### REQUIRED ACTION
When the line containing "- Strike K = 27.75" is found in the data below, copy it and each line after it through the line containing "- Dividend yield q = 2.20% (continuous)", exactly and with no others.

━━ SUPPLIED RECORDS

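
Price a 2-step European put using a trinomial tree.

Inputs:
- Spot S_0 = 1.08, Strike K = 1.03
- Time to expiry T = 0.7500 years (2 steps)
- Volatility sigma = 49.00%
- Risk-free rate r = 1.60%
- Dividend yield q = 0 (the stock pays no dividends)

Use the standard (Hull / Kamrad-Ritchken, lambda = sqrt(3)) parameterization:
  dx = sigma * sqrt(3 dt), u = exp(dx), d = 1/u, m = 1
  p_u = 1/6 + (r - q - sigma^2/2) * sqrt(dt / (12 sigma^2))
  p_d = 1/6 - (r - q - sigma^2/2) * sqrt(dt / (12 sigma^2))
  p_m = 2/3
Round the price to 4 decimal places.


Answer: Price = V(0,0) = 0.1310

Derivation:
dt = T/N = 0.375000; dx = sigma*sqrt(3*dt) = 0.519723
u = exp(dx) = 1.681563; d = 1/u = 0.594685
p_u = 0.129129, p_m = 0.666667, p_d = 0.204205
Discount per step: exp(-r*dt) = 0.994018
Stock lattice S(k, j) with j the centered position index:
  k=0: S(0,+0) = 1.0800
  k=1: S(1,-1) = 0.6423; S(1,+0) = 1.0800; S(1,+1) = 1.8161
  k=2: S(2,-2) = 0.3819; S(2,-1) = 0.6423; S(2,+0) = 1.0800; S(2,+1) = 1.8161; S(2,+2) = 3.0539
Terminal payoffs V(N, j) = max(K - S_T, 0):
  V(2,-2) = 0.648058; V(2,-1) = 0.387740; V(2,+0) = 0.000000; V(2,+1) = 0.000000; V(2,+2) = 0.000000
Backward induction: V(k, j) = exp(-r*dt) * [p_u * V(k+1, j+1) + p_m * V(k+1, j) + p_d * V(k+1, j-1)]
  V(1,-1) = exp(-r*dt) * [p_u*0.000000 + p_m*0.387740 + p_d*0.648058] = 0.388492
  V(1,+0) = exp(-r*dt) * [p_u*0.000000 + p_m*0.000000 + p_d*0.387740] = 0.078705
  V(1,+1) = exp(-r*dt) * [p_u*0.000000 + p_m*0.000000 + p_d*0.000000] = 0.000000
  V(0,+0) = exp(-r*dt) * [p_u*0.000000 + p_m*0.078705 + p_d*0.388492] = 0.131013


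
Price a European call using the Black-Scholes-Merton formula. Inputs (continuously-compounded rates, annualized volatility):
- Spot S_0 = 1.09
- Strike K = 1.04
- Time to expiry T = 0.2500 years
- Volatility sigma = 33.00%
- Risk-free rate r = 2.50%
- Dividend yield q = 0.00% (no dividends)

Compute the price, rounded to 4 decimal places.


d1 = (ln(S/K) + (r - q + 0.5*sigma^2) * T) / (sigma * sqrt(T)) = 0.40496656
d2 = d1 - sigma * sqrt(T) = 0.23996656
exp(-rT) = 0.99376949; exp(-qT) = 1.00000000
C = S_0 * exp(-qT) * N(d1) - K * exp(-rT) * N(d2)
N(d1) = 0.65724896; N(d2) = 0.59482191
C = 1.0900 * 1.00000000 * 0.65724896 - 1.0400 * 0.99376949 * 0.59482191 = 0.1016

Answer: Price = 0.1016


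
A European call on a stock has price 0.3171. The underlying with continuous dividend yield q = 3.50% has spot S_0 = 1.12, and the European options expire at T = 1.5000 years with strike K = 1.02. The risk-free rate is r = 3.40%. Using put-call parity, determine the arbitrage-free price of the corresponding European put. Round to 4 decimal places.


Put-call parity: C - P = S_0 * exp(-qT) - K * exp(-rT).
S_0 * exp(-qT) = 1.1200 * 0.94885432 = 1.06271684
K * exp(-rT) = 1.0200 * 0.95027867 = 0.96928424
P = C - S*exp(-qT) + K*exp(-rT)
P = 0.3171 - 1.06271684 + 0.96928424 = 0.2237

Answer: Put price = 0.2237


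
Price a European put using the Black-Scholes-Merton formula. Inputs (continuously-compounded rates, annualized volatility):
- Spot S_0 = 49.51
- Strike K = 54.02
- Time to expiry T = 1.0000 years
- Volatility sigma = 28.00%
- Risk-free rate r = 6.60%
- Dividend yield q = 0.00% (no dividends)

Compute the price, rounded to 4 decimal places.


d1 = (ln(S/K) + (r - q + 0.5*sigma^2) * T) / (sigma * sqrt(T)) = 0.06435829
d2 = d1 - sigma * sqrt(T) = -0.21564171
exp(-rT) = 0.93613086; exp(-qT) = 1.00000000
P = K * exp(-rT) * N(-d2) - S_0 * exp(-qT) * N(-d1)
N(-d1) = 0.47434247; N(-d2) = 0.58536648
P = 54.0200 * 0.93613086 * 0.58536648 - 49.5100 * 1.00000000 * 0.47434247 = 6.1172

Answer: Price = 6.1172


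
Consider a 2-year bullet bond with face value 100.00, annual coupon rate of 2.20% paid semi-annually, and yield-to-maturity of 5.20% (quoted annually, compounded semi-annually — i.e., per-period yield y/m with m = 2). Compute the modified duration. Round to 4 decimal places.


Answer: Modified duration = 1.9167

Derivation:
Coupon per period c = face * coupon_rate / m = 1.100000
Periods per year m = 2; per-period yield y/m = 0.026000
Number of cashflows N = 4
Cashflows (t years, CF_t, discount factor 1/(1+y/m)^(m*t), PV):
  t = 0.5000: CF_t = 1.100000, DF = 0.974659, PV = 1.072125
  t = 1.0000: CF_t = 1.100000, DF = 0.949960, PV = 1.044956
  t = 1.5000: CF_t = 1.100000, DF = 0.925887, PV = 1.018476
  t = 2.0000: CF_t = 101.100000, DF = 0.902424, PV = 91.235050
Price P = sum_t PV_t = 94.370606
First compute Macaulay numerator sum_t t * PV_t:
  t * PV_t at t = 0.5000: 0.536062
  t * PV_t at t = 1.0000: 1.044956
  t * PV_t at t = 1.5000: 1.527713
  t * PV_t at t = 2.0000: 182.470099
Macaulay duration D = 185.578831 / 94.370606 = 1.966490
Modified duration = D / (1 + y/m) = 1.966490 / (1 + 0.026000) = 1.916657


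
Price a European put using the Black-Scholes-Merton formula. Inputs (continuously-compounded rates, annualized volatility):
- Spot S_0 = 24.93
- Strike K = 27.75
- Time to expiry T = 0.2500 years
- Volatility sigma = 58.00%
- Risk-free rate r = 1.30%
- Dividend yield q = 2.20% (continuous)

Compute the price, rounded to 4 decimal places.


d1 = (ln(S/K) + (r - q + 0.5*sigma^2) * T) / (sigma * sqrt(T)) = -0.23228946
d2 = d1 - sigma * sqrt(T) = -0.52228946
exp(-rT) = 0.99675528; exp(-qT) = 0.99451510
P = K * exp(-rT) * N(-d2) - S_0 * exp(-qT) * N(-d1)
N(-d1) = 0.59184340; N(-d2) = 0.69926560
P = 27.7500 * 0.99675528 * 0.69926560 - 24.9300 * 0.99451510 * 0.59184340 = 4.6679

Answer: Price = 4.6679


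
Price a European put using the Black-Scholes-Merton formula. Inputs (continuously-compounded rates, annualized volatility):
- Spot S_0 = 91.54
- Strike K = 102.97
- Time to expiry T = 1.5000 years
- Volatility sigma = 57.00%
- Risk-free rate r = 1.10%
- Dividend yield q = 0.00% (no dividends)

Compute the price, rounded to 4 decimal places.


Answer: Price = 31.4528

Derivation:
d1 = (ln(S/K) + (r - q + 0.5*sigma^2) * T) / (sigma * sqrt(T)) = 0.20414327
d2 = d1 - sigma * sqrt(T) = -0.49396131
exp(-rT) = 0.98363538; exp(-qT) = 1.00000000
P = K * exp(-rT) * N(-d2) - S_0 * exp(-qT) * N(-d1)
N(-d1) = 0.41912077; N(-d2) = 0.68933325
P = 102.9700 * 0.98363538 * 0.68933325 - 91.5400 * 1.00000000 * 0.41912077 = 31.4528


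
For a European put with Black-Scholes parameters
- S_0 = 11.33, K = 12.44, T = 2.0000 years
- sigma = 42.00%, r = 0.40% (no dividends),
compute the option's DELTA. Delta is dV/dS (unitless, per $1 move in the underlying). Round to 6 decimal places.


d1 = 0.1531003826; d2 = -0.4408693136
phi(d1) = 0.3942940230; exp(-qT) = 1.0000000000; exp(-rT) = 0.9920319148
N(-d1) = 0.4391595571
Delta = -exp(-qT) * N(-d1) = -1.0000000000 * 0.4391595571 = -0.439160

Answer: Delta = -0.439160


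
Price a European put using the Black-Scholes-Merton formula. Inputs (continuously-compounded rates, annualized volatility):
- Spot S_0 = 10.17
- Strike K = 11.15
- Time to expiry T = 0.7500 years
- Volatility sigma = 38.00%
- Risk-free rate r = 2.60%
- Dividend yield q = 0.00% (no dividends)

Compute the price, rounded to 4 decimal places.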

━━━━

### FINISHED EXERCISE
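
- Strike K = 27.75
- Time to expiry T = 0.2500 years
- Volatility sigma = 58.00%
- Risk-free rate r = 1.30%
- Dividend yield q = 2.20% (continuous)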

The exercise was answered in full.